Exercise instructions: Every line from the one with "import torch.nn as nn" through the end of the material should be written out character for character. Lines before it are excluded.

___ Source data ___

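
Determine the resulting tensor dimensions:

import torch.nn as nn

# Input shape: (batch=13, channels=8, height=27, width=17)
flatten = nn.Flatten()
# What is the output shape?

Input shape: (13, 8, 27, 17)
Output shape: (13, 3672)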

___

Response to this task:
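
import torch.nn as nn

# Input shape: (batch=13, channels=8, height=27, width=17)
flatten = nn.Flatten()
# What is the output shape?

Input shape: (13, 8, 27, 17)
Output shape: (13, 3672)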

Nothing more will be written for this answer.